DATA EXCERPTS:
****************************************

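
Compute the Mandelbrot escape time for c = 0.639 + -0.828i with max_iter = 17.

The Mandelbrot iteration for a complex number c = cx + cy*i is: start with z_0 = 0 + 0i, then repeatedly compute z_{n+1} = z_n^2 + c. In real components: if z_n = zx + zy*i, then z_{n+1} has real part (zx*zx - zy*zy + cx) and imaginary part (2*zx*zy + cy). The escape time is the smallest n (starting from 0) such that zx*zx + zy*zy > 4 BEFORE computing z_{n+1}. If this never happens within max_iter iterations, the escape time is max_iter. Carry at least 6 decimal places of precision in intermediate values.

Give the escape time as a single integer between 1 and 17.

z_0 = 0 + 0i, c = 0.6390 + -0.8280i
Iter 1: z = 0.6390 + -0.8280i, |z|^2 = 1.0939
Iter 2: z = 0.3617 + -1.8862i, |z|^2 = 3.6885
Iter 3: z = -2.7878 + -2.1926i, |z|^2 = 12.5795
Escaped at iteration 3

Answer: 3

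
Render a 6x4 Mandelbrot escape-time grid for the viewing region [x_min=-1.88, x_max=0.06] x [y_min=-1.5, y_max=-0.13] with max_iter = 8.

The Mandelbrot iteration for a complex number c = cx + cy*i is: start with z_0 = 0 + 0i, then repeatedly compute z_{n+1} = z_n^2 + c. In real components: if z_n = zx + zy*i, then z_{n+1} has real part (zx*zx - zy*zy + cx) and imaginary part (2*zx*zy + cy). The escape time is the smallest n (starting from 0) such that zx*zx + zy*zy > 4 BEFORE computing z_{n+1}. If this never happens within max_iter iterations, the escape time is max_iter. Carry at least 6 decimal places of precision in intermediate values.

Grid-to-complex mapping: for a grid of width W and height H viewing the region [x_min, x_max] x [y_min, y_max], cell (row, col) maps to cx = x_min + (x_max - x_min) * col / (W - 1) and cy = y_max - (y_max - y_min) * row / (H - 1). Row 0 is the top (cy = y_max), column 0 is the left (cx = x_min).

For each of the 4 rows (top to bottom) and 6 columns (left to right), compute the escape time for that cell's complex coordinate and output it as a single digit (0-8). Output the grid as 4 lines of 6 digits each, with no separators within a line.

(row=0, col=0): c = -1.8800 + -0.1300i → escape time 4
(row=0, col=1): c = -1.4920 + -0.1300i → escape time 7
(row=0, col=2): c = -1.1040 + -0.1300i → escape time 8
(row=0, col=3): c = -0.7160 + -0.1300i → escape time 8
(row=0, col=4): c = -0.3280 + -0.1300i → escape time 8
(row=0, col=5): c = 0.0600 + -0.1300i → escape time 8
(row=1, col=0): c = -1.8800 + -0.5867i → escape time 2
(row=1, col=1): c = -1.4920 + -0.5867i → escape time 3
(row=1, col=2): c = -1.1040 + -0.5867i → escape time 4
(row=1, col=3): c = -0.7160 + -0.5867i → escape time 6
(row=1, col=4): c = -0.3280 + -0.5867i → escape time 8
(row=1, col=5): c = 0.0600 + -0.5867i → escape time 8
(row=2, col=0): c = -1.8800 + -1.0433i → escape time 1
(row=2, col=1): c = -1.4920 + -1.0433i → escape time 2
(row=2, col=2): c = -1.1040 + -1.0433i → escape time 3
(row=2, col=3): c = -0.7160 + -1.0433i → escape time 3
(row=2, col=4): c = -0.3280 + -1.0433i → escape time 5
(row=2, col=5): c = 0.0600 + -1.0433i → escape time 4
(row=3, col=0): c = -1.8800 + -1.5000i → escape time 1
(row=3, col=1): c = -1.4920 + -1.5000i → escape time 1
(row=3, col=2): c = -1.1040 + -1.5000i → escape time 2
(row=3, col=3): c = -0.7160 + -1.5000i → escape time 2
(row=3, col=4): c = -0.3280 + -1.5000i → escape time 2
(row=3, col=5): c = 0.0600 + -1.5000i → escape time 2

Answer: 478888
234688
123354
112222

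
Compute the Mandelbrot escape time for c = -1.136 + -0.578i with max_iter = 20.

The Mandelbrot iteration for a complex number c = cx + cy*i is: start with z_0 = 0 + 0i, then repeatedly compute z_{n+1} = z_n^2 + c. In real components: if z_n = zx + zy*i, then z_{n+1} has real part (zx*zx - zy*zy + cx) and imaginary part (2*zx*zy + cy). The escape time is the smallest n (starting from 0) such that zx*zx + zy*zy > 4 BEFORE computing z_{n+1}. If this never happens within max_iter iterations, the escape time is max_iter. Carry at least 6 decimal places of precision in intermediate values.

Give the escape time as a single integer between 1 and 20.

z_0 = 0 + 0i, c = -1.1360 + -0.5780i
Iter 1: z = -1.1360 + -0.5780i, |z|^2 = 1.6246
Iter 2: z = -0.1796 + 0.7352i, |z|^2 = 0.5728
Iter 3: z = -1.6443 + -0.8421i, |z|^2 = 3.4128
Iter 4: z = 0.8586 + 2.1912i, |z|^2 = 5.5387
Escaped at iteration 4

Answer: 4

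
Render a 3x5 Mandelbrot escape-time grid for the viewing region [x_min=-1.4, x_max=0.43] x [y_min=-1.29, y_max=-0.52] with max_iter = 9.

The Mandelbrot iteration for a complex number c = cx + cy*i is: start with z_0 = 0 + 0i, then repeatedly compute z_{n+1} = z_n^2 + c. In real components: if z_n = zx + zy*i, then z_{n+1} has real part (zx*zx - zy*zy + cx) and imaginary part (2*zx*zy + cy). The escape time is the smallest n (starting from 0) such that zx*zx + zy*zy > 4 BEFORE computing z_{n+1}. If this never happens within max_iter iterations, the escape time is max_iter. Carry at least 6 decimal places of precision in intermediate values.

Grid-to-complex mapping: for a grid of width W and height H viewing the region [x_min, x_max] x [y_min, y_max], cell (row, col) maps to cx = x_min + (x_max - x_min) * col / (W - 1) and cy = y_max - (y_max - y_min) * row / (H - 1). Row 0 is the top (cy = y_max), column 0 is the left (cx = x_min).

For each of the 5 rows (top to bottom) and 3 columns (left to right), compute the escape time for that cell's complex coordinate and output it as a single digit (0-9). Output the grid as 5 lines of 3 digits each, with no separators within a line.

(row=0, col=0): c = -1.4000 + -0.5200i → escape time 3
(row=0, col=1): c = -0.4850 + -0.5200i → escape time 9
(row=0, col=2): c = 0.4300 + -0.5200i → escape time 6
(row=1, col=0): c = -1.4000 + -0.7125i → escape time 3
(row=1, col=1): c = -0.4850 + -0.7125i → escape time 7
(row=1, col=2): c = 0.4300 + -0.7125i → escape time 4
(row=2, col=0): c = -1.4000 + -0.9050i → escape time 3
(row=2, col=1): c = -0.4850 + -0.9050i → escape time 4
(row=2, col=2): c = 0.4300 + -0.9050i → escape time 3
(row=3, col=0): c = -1.4000 + -1.0975i → escape time 2
(row=3, col=1): c = -0.4850 + -1.0975i → escape time 4
(row=3, col=2): c = 0.4300 + -1.0975i → escape time 2
(row=4, col=0): c = -1.4000 + -1.2900i → escape time 2
(row=4, col=1): c = -0.4850 + -1.2900i → escape time 3
(row=4, col=2): c = 0.4300 + -1.2900i → escape time 2

Answer: 396
374
343
242
232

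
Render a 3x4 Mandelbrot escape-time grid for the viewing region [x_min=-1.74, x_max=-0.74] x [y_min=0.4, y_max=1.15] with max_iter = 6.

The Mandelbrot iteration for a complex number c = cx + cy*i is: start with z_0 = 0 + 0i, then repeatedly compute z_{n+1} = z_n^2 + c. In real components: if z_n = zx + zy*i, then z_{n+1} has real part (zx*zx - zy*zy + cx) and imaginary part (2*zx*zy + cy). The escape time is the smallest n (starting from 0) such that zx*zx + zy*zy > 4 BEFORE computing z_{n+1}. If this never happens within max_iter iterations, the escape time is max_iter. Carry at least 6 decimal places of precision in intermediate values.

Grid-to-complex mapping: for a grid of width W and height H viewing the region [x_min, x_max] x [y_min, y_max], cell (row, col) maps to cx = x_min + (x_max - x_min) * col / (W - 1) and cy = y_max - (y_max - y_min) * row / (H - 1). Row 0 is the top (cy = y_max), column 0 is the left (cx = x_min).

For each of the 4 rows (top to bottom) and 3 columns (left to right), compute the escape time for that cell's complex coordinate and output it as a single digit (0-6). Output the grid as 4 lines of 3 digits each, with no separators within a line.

Answer: 133
234
335
366

Derivation:
(row=0, col=0): c = -1.7400 + 1.1500i → escape time 1
(row=0, col=1): c = -1.2400 + 1.1500i → escape time 3
(row=0, col=2): c = -0.7400 + 1.1500i → escape time 3
(row=1, col=0): c = -1.7400 + 0.9000i → escape time 2
(row=1, col=1): c = -1.2400 + 0.9000i → escape time 3
(row=1, col=2): c = -0.7400 + 0.9000i → escape time 4
(row=2, col=0): c = -1.7400 + 0.6500i → escape time 3
(row=2, col=1): c = -1.2400 + 0.6500i → escape time 3
(row=2, col=2): c = -0.7400 + 0.6500i → escape time 5
(row=3, col=0): c = -1.7400 + 0.4000i → escape time 3
(row=3, col=1): c = -1.2400 + 0.4000i → escape time 6
(row=3, col=2): c = -0.7400 + 0.4000i → escape time 6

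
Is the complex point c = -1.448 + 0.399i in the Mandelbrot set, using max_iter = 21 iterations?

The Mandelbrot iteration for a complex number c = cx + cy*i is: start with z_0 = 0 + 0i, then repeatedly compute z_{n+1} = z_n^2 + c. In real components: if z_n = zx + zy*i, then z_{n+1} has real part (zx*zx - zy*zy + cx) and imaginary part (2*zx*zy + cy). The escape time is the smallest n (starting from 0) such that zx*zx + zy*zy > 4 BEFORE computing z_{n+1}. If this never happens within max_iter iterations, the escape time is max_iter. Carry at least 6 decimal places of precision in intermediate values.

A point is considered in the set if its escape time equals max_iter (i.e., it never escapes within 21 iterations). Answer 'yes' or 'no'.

Answer: no

Derivation:
z_0 = 0 + 0i, c = -1.4480 + 0.3990i
Iter 1: z = -1.4480 + 0.3990i, |z|^2 = 2.2559
Iter 2: z = 0.4895 + -0.7565i, |z|^2 = 0.8119
Iter 3: z = -1.7807 + -0.3416i, |z|^2 = 3.2875
Iter 4: z = 1.6061 + 1.6156i, |z|^2 = 5.1900
Escaped at iteration 4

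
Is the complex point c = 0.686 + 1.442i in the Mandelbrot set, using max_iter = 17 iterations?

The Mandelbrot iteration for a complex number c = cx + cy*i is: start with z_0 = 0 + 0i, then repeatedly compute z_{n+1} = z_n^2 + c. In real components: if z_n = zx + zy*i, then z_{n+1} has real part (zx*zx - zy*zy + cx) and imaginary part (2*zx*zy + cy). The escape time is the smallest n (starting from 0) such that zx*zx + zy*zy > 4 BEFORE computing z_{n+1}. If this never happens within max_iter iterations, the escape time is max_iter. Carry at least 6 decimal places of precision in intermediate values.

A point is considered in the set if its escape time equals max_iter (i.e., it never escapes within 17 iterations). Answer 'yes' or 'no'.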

****************************************

WORK TO BE COMPLETED: Copy the lines above exactly, from the very first through the one containing "Render a 6x4", and include no other line.

ANSWER:
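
Compute the Mandelbrot escape time for c = 0.639 + -0.828i with max_iter = 17.

The Mandelbrot iteration for a complex number c = cx + cy*i is: start with z_0 = 0 + 0i, then repeatedly compute z_{n+1} = z_n^2 + c. In real components: if z_n = zx + zy*i, then z_{n+1} has real part (zx*zx - zy*zy + cx) and imaginary part (2*zx*zy + cy). The escape time is the smallest n (starting from 0) such that zx*zx + zy*zy > 4 BEFORE computing z_{n+1}. If this never happens within max_iter iterations, the escape time is max_iter. Carry at least 6 decimal places of precision in intermediate values.

Give the escape time as a single integer between 1 and 17.

z_0 = 0 + 0i, c = 0.6390 + -0.8280i
Iter 1: z = 0.6390 + -0.8280i, |z|^2 = 1.0939
Iter 2: z = 0.3617 + -1.8862i, |z|^2 = 3.6885
Iter 3: z = -2.7878 + -2.1926i, |z|^2 = 12.5795
Escaped at iteration 3

Answer: 3

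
Render a 6x4 Mandelbrot escape-time grid for the viewing region [x_min=-1.88, x_max=0.06] x [y_min=-1.5, y_max=-0.13] with max_iter = 8.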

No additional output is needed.